# [Task details]
Nothing in the listing below should be skipped, so transcribe it all exactly.

==============================

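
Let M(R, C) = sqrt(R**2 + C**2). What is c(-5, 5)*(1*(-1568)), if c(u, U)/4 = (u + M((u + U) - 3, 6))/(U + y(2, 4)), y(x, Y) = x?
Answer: 4480 - 2688*sqrt(5) ≈ -1530.6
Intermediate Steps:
M(R, C) = sqrt(C**2 + R**2)
c(u, U) = 4*(u + sqrt(36 + (-3 + U + u)**2))/(2 + U) (c(u, U) = 4*((u + sqrt(6**2 + ((u + U) - 3)**2))/(U + 2)) = 4*((u + sqrt(36 + ((U + u) - 3)**2))/(2 + U)) = 4*((u + sqrt(36 + (-3 + U + u)**2))/(2 + U)) = 4*(u + sqrt(36 + (-3 + U + u)**2))/(2 + U))
c(-5, 5)*(1*(-1568)) = (4*(-5 + sqrt(36 + (-3 + 5 - 5)**2))/(2 + 5))*(1*(-1568)) = (4*(-5 + sqrt(36 + (-3)**2))/7)*(-1568) = (4*(1/7)*(-5 + sqrt(36 + 9)))*(-1568) = (4*(1/7)*(-5 + sqrt(45)))*(-1568) = (4*(1/7)*(-5 + 3*sqrt(5)))*(-1568) = (-20/7 + 12*sqrt(5)/7)*(-1568) = 4480 - 2688*sqrt(5)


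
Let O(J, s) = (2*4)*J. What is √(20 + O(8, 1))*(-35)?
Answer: -70*√21 ≈ -320.78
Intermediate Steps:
O(J, s) = 8*J
√(20 + O(8, 1))*(-35) = √(20 + 8*8)*(-35) = √(20 + 64)*(-35) = √84*(-35) = (2*√21)*(-35) = -70*√21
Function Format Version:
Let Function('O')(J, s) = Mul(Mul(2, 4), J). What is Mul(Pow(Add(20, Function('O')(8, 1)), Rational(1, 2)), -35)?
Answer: Mul(-70, Pow(21, Rational(1, 2))) ≈ -320.78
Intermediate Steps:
Function('O')(J, s) = Mul(8, J)
Mul(Pow(Add(20, Function('O')(8, 1)), Rational(1, 2)), -35) = Mul(Pow(Add(20, Mul(8, 8)), Rational(1, 2)), -35) = Mul(Pow(Add(20, 64), Rational(1, 2)), -35) = Mul(Pow(84, Rational(1, 2)), -35) = Mul(Mul(2, Pow(21, Rational(1, 2))), -35) = Mul(-70, Pow(21, Rational(1, 2)))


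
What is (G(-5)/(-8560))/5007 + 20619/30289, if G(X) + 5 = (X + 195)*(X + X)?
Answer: 58919092735/86545607792 ≈ 0.68079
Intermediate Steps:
G(X) = -5 + 2*X*(195 + X) (G(X) = -5 + (X + 195)*(X + X) = -5 + (195 + X)*(2*X) = -5 + 2*X*(195 + X))
(G(-5)/(-8560))/5007 + 20619/30289 = ((-5 + 2*(-5)² + 390*(-5))/(-8560))/5007 + 20619/30289 = ((-5 + 2*25 - 1950)*(-1/8560))*(1/5007) + 20619*(1/30289) = ((-5 + 50 - 1950)*(-1/8560))*(1/5007) + 20619/30289 = -1905*(-1/8560)*(1/5007) + 20619/30289 = (381/1712)*(1/5007) + 20619/30289 = 127/2857328 + 20619/30289 = 58919092735/86545607792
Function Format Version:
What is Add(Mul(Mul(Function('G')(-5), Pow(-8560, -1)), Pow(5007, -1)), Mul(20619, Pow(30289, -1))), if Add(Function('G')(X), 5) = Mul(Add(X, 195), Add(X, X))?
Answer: Rational(58919092735, 86545607792) ≈ 0.68079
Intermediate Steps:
Function('G')(X) = Add(-5, Mul(2, X, Add(195, X))) (Function('G')(X) = Add(-5, Mul(Add(X, 195), Add(X, X))) = Add(-5, Mul(Add(195, X), Mul(2, X))) = Add(-5, Mul(2, X, Add(195, X))))
Add(Mul(Mul(Function('G')(-5), Pow(-8560, -1)), Pow(5007, -1)), Mul(20619, Pow(30289, -1))) = Add(Mul(Mul(Add(-5, Mul(2, Pow(-5, 2)), Mul(390, -5)), Pow(-8560, -1)), Pow(5007, -1)), Mul(20619, Pow(30289, -1))) = Add(Mul(Mul(Add(-5, Mul(2, 25), -1950), Rational(-1, 8560)), Rational(1, 5007)), Mul(20619, Rational(1, 30289))) = Add(Mul(Mul(Add(-5, 50, -1950), Rational(-1, 8560)), Rational(1, 5007)), Rational(20619, 30289)) = Add(Mul(Mul(-1905, Rational(-1, 8560)), Rational(1, 5007)), Rational(20619, 30289)) = Add(Mul(Rational(381, 1712), Rational(1, 5007)), Rational(20619, 30289)) = Add(Rational(127, 2857328), Rational(20619, 30289)) = Rational(58919092735, 86545607792)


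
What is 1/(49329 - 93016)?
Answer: -1/43687 ≈ -2.2890e-5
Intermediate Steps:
1/(49329 - 93016) = 1/(-43687) = -1/43687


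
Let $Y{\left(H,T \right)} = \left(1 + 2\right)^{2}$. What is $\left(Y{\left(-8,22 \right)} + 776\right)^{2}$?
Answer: $616225$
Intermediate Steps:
$Y{\left(H,T \right)} = 9$ ($Y{\left(H,T \right)} = 3^{2} = 9$)
$\left(Y{\left(-8,22 \right)} + 776\right)^{2} = \left(9 + 776\right)^{2} = 785^{2} = 616225$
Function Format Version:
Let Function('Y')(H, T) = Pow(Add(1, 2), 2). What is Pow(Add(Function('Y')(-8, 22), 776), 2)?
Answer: 616225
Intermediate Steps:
Function('Y')(H, T) = 9 (Function('Y')(H, T) = Pow(3, 2) = 9)
Pow(Add(Function('Y')(-8, 22), 776), 2) = Pow(Add(9, 776), 2) = Pow(785, 2) = 616225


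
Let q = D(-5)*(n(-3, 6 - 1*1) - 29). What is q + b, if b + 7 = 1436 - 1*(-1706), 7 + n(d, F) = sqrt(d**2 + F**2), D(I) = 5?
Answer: 2955 + 5*sqrt(34) ≈ 2984.2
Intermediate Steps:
n(d, F) = -7 + sqrt(F**2 + d**2) (n(d, F) = -7 + sqrt(d**2 + F**2) = -7 + sqrt(F**2 + d**2))
b = 3135 (b = -7 + (1436 - 1*(-1706)) = -7 + (1436 + 1706) = -7 + 3142 = 3135)
q = -180 + 5*sqrt(34) (q = 5*((-7 + sqrt((6 - 1*1)**2 + (-3)**2)) - 29) = 5*((-7 + sqrt((6 - 1)**2 + 9)) - 29) = 5*((-7 + sqrt(5**2 + 9)) - 29) = 5*((-7 + sqrt(25 + 9)) - 29) = 5*((-7 + sqrt(34)) - 29) = 5*(-36 + sqrt(34)) = -180 + 5*sqrt(34) ≈ -150.85)
q + b = (-180 + 5*sqrt(34)) + 3135 = 2955 + 5*sqrt(34)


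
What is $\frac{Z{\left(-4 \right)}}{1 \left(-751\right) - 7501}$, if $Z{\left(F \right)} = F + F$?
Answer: $\frac{2}{2063} \approx 0.00096946$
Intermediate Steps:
$Z{\left(F \right)} = 2 F$
$\frac{Z{\left(-4 \right)}}{1 \left(-751\right) - 7501} = \frac{2 \left(-4\right)}{1 \left(-751\right) - 7501} = - \frac{8}{-751 - 7501} = - \frac{8}{-8252} = \left(-8\right) \left(- \frac{1}{8252}\right) = \frac{2}{2063}$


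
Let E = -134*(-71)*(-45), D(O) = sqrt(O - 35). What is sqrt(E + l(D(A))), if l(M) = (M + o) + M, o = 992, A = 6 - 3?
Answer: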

==============================

# [Task result]
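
Let M(R, C) = sqrt(R**2 + C**2). What is c(-5, 5)*(1*(-1568)), if c(u, U)/4 = (u + M((u + U) - 3, 6))/(U + y(2, 4)), y(x, Y) = x?
Answer: 4480 - 2688*sqrt(5) ≈ -1530.6
Intermediate Steps:
M(R, C) = sqrt(C**2 + R**2)
c(u, U) = 4*(u + sqrt(36 + (-3 + U + u)**2))/(2 + U) (c(u, U) = 4*((u + sqrt(6**2 + ((u + U) - 3)**2))/(U + 2)) = 4*((u + sqrt(36 + ((U + u) - 3)**2))/(2 + U)) = 4*((u + sqrt(36 + (-3 + U + u)**2))/(2 + U)) = 4*(u + sqrt(36 + (-3 + U + u)**2))/(2 + U))
c(-5, 5)*(1*(-1568)) = (4*(-5 + sqrt(36 + (-3 + 5 - 5)**2))/(2 + 5))*(1*(-1568)) = (4*(-5 + sqrt(36 + (-3)**2))/7)*(-1568) = (4*(1/7)*(-5 + sqrt(36 + 9)))*(-1568) = (4*(1/7)*(-5 + sqrt(45)))*(-1568) = (4*(1/7)*(-5 + 3*sqrt(5)))*(-1568) = (-20/7 + 12*sqrt(5)/7)*(-1568) = 4480 - 2688*sqrt(5)


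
Let O(J, s) = (2*4)*J. What is √(20 + O(8, 1))*(-35)?
Answer: -70*√21 ≈ -320.78
Intermediate Steps:
O(J, s) = 8*J
√(20 + O(8, 1))*(-35) = √(20 + 8*8)*(-35) = √(20 + 64)*(-35) = √84*(-35) = (2*√21)*(-35) = -70*√21
Function Format Version:
Let Function('O')(J, s) = Mul(Mul(2, 4), J). What is Mul(Pow(Add(20, Function('O')(8, 1)), Rational(1, 2)), -35)?
Answer: Mul(-70, Pow(21, Rational(1, 2))) ≈ -320.78
Intermediate Steps:
Function('O')(J, s) = Mul(8, J)
Mul(Pow(Add(20, Function('O')(8, 1)), Rational(1, 2)), -35) = Mul(Pow(Add(20, Mul(8, 8)), Rational(1, 2)), -35) = Mul(Pow(Add(20, 64), Rational(1, 2)), -35) = Mul(Pow(84, Rational(1, 2)), -35) = Mul(Mul(2, Pow(21, Rational(1, 2))), -35) = Mul(-70, Pow(21, Rational(1, 2)))


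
What is (G(-5)/(-8560))/5007 + 20619/30289, if G(X) + 5 = (X + 195)*(X + X)?
Answer: 58919092735/86545607792 ≈ 0.68079
Intermediate Steps:
G(X) = -5 + 2*X*(195 + X) (G(X) = -5 + (X + 195)*(X + X) = -5 + (195 + X)*(2*X) = -5 + 2*X*(195 + X))
(G(-5)/(-8560))/5007 + 20619/30289 = ((-5 + 2*(-5)² + 390*(-5))/(-8560))/5007 + 20619/30289 = ((-5 + 2*25 - 1950)*(-1/8560))*(1/5007) + 20619*(1/30289) = ((-5 + 50 - 1950)*(-1/8560))*(1/5007) + 20619/30289 = -1905*(-1/8560)*(1/5007) + 20619/30289 = (381/1712)*(1/5007) + 20619/30289 = 127/2857328 + 20619/30289 = 58919092735/86545607792
Function Format Version:
What is Add(Mul(Mul(Function('G')(-5), Pow(-8560, -1)), Pow(5007, -1)), Mul(20619, Pow(30289, -1))), if Add(Function('G')(X), 5) = Mul(Add(X, 195), Add(X, X))?
Answer: Rational(58919092735, 86545607792) ≈ 0.68079
Intermediate Steps:
Function('G')(X) = Add(-5, Mul(2, X, Add(195, X))) (Function('G')(X) = Add(-5, Mul(Add(X, 195), Add(X, X))) = Add(-5, Mul(Add(195, X), Mul(2, X))) = Add(-5, Mul(2, X, Add(195, X))))
Add(Mul(Mul(Function('G')(-5), Pow(-8560, -1)), Pow(5007, -1)), Mul(20619, Pow(30289, -1))) = Add(Mul(Mul(Add(-5, Mul(2, Pow(-5, 2)), Mul(390, -5)), Pow(-8560, -1)), Pow(5007, -1)), Mul(20619, Pow(30289, -1))) = Add(Mul(Mul(Add(-5, Mul(2, 25), -1950), Rational(-1, 8560)), Rational(1, 5007)), Mul(20619, Rational(1, 30289))) = Add(Mul(Mul(Add(-5, 50, -1950), Rational(-1, 8560)), Rational(1, 5007)), Rational(20619, 30289)) = Add(Mul(Mul(-1905, Rational(-1, 8560)), Rational(1, 5007)), Rational(20619, 30289)) = Add(Mul(Rational(381, 1712), Rational(1, 5007)), Rational(20619, 30289)) = Add(Rational(127, 2857328), Rational(20619, 30289)) = Rational(58919092735, 86545607792)


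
What is 1/(49329 - 93016)?
Answer: -1/43687 ≈ -2.2890e-5
Intermediate Steps:
1/(49329 - 93016) = 1/(-43687) = -1/43687


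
Let $Y{\left(H,T \right)} = \left(1 + 2\right)^{2}$. What is $\left(Y{\left(-8,22 \right)} + 776\right)^{2}$?
Answer: $616225$
Intermediate Steps:
$Y{\left(H,T \right)} = 9$ ($Y{\left(H,T \right)} = 3^{2} = 9$)
$\left(Y{\left(-8,22 \right)} + 776\right)^{2} = \left(9 + 776\right)^{2} = 785^{2} = 616225$
Function Format Version:
Let Function('Y')(H, T) = Pow(Add(1, 2), 2). What is Pow(Add(Function('Y')(-8, 22), 776), 2)?
Answer: 616225
Intermediate Steps:
Function('Y')(H, T) = 9 (Function('Y')(H, T) = Pow(3, 2) = 9)
Pow(Add(Function('Y')(-8, 22), 776), 2) = Pow(Add(9, 776), 2) = Pow(785, 2) = 616225


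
Let q = D(-5)*(n(-3, 6 - 1*1) - 29). What is q + b, if b + 7 = 1436 - 1*(-1706), 7 + n(d, F) = sqrt(d**2 + F**2), D(I) = 5?
Answer: 2955 + 5*sqrt(34) ≈ 2984.2
Intermediate Steps:
n(d, F) = -7 + sqrt(F**2 + d**2) (n(d, F) = -7 + sqrt(d**2 + F**2) = -7 + sqrt(F**2 + d**2))
b = 3135 (b = -7 + (1436 - 1*(-1706)) = -7 + (1436 + 1706) = -7 + 3142 = 3135)
q = -180 + 5*sqrt(34) (q = 5*((-7 + sqrt((6 - 1*1)**2 + (-3)**2)) - 29) = 5*((-7 + sqrt((6 - 1)**2 + 9)) - 29) = 5*((-7 + sqrt(5**2 + 9)) - 29) = 5*((-7 + sqrt(25 + 9)) - 29) = 5*((-7 + sqrt(34)) - 29) = 5*(-36 + sqrt(34)) = -180 + 5*sqrt(34) ≈ -150.85)
q + b = (-180 + 5*sqrt(34)) + 3135 = 2955 + 5*sqrt(34)


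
What is $\frac{Z{\left(-4 \right)}}{1 \left(-751\right) - 7501}$, if $Z{\left(F \right)} = F + F$?
Answer: $\frac{2}{2063} \approx 0.00096946$
Intermediate Steps:
$Z{\left(F \right)} = 2 F$
$\frac{Z{\left(-4 \right)}}{1 \left(-751\right) - 7501} = \frac{2 \left(-4\right)}{1 \left(-751\right) - 7501} = - \frac{8}{-751 - 7501} = - \frac{8}{-8252} = \left(-8\right) \left(- \frac{1}{8252}\right) = \frac{2}{2063}$


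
Let E = -134*(-71)*(-45), D(O) = sqrt(O - 35). What is sqrt(E + l(D(A))), if l(M) = (M + o) + M, o = 992, A = 6 - 3?
Answer: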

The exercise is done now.